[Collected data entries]

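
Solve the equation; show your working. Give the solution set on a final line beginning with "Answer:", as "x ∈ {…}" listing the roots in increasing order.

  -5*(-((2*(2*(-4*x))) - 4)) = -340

Step 1. [-5*(-((2*(2*(-4*x))) - 4)) = -340] divide by the outer -5, so div: -((2*(2*(-4*x))) - 4) = 68.
Step 2. [-((2*(2*(-4*x))) - 4) = 68] leading − — multiply by −1 ⇒ neg: (2*(2*(-4*x))) - 4 = -68.
Step 3. [(2*(2*(-4*x))) - 4 = -68] peel the -4: add 4 from each side, so sub: 2*(2*(-4*x)) = -64.
Step 4. [2*(2*(-4*x)) = -64] 2·(inner) — divide through by 2, so div: 2*(-4*x) = -32.
Step 5. [2*(-4*x) = -32] divide by the outer 2. So div: -4*x = -16.
Step 6. [-4*x = -16] -4·(inner) — divide through by -4. So div: x = 4.

Answer: x ∈ {4}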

WHAT IS REQUIRED: Copy the data above. Keep each line exact.

ANSWER SPACE:
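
Solve the equation; show your working. Give the solution set on a final line beginning with "Answer:", as "x ∈ {…}" listing the roots in increasing order.

  -5*(-((2*(2*(-4*x))) - 4)) = -340

Step 1. [-5*(-((2*(2*(-4*x))) - 4)) = -340] divide by the outer -5, so div: -((2*(2*(-4*x))) - 4) = 68.
Step 2. [-((2*(2*(-4*x))) - 4) = 68] leading − — multiply by −1 ⇒ neg: (2*(2*(-4*x))) - 4 = -68.
Step 3. [(2*(2*(-4*x))) - 4 = -68] peel the -4: add 4 from each side, so sub: 2*(2*(-4*x)) = -64.
Step 4. [2*(2*(-4*x)) = -64] 2·(inner) — divide through by 2, so div: 2*(-4*x) = -32.
Step 5. [2*(-4*x) = -32] divide by the outer 2. So div: -4*x = -16.
Step 6. [-4*x = -16] -4·(inner) — divide through by -4. So div: x = 4.

Answer: x ∈ {4}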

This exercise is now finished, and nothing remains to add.